What the task asks: Print each line once more, unchanged, from the line holding "A sequence satisfies t_0" to the end of the listing below.

Information supplied:
----------------------------------------
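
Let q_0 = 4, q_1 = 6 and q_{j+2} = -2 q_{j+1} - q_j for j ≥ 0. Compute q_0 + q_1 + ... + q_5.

30

q_2 = -2(6) - 4 = -16
q_3 = -2(-16) - 6 = 26
q_4 = -2(26) - (-16) = -36
q_5 = -2(-36) - 26 = 46
Sum = 4 + 6 + (-16) + 26 + (-36) + 46 = 30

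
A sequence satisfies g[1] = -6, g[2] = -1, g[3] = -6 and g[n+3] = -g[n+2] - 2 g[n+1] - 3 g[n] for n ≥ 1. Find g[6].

-23

g[4] = -(-6) - 2*(-1) - 3*(-6) = 26
g[5] = -26 - 2*(-6) - 3*(-1) = -11
g[6] = -(-11) - 2*26 - 3*(-6) = -23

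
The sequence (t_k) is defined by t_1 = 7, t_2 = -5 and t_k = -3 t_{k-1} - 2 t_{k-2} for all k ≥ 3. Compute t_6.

t_3 = -3·(-5) - 2·7 = 1
t_4 = -3·1 - 2·(-5) = 7
t_5 = -3·7 - 2·1 = -23
t_6 = -3·(-23) - 2·7 = 55

55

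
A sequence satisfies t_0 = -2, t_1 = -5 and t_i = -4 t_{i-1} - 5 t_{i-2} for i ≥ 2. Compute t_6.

t_2 = -4*(-5) - 5*(-2) = 30
t_3 = -4*30 - 5*(-5) = -95
t_4 = -4*(-95) - 5*30 = 230
t_5 = -4*230 - 5*(-95) = -445
t_6 = -4*(-445) - 5*230 = 630

630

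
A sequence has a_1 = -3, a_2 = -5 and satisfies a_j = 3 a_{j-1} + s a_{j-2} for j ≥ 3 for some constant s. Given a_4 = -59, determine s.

1

a_3 = -15 - 3s
a_4 = -45 - 14s
So -45 - 14s = -59, giving s = 1.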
----------------------------------------
Expected answer:
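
A sequence satisfies t_0 = -2, t_1 = -5 and t_i = -4 t_{i-1} - 5 t_{i-2} for i ≥ 2. Compute t_6.

t_2 = -4*(-5) - 5*(-2) = 30
t_3 = -4*30 - 5*(-5) = -95
t_4 = -4*(-95) - 5*30 = 230
t_5 = -4*230 - 5*(-95) = -445
t_6 = -4*(-445) - 5*230 = 630

630

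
A sequence has a_1 = -3, a_2 = -5 and satisfies a_j = 3 a_{j-1} + s a_{j-2} for j ≥ 3 for some constant s. Given a_4 = -59, determine s.

1

a_3 = -15 - 3s
a_4 = -45 - 14s
So -45 - 14s = -59, giving s = 1.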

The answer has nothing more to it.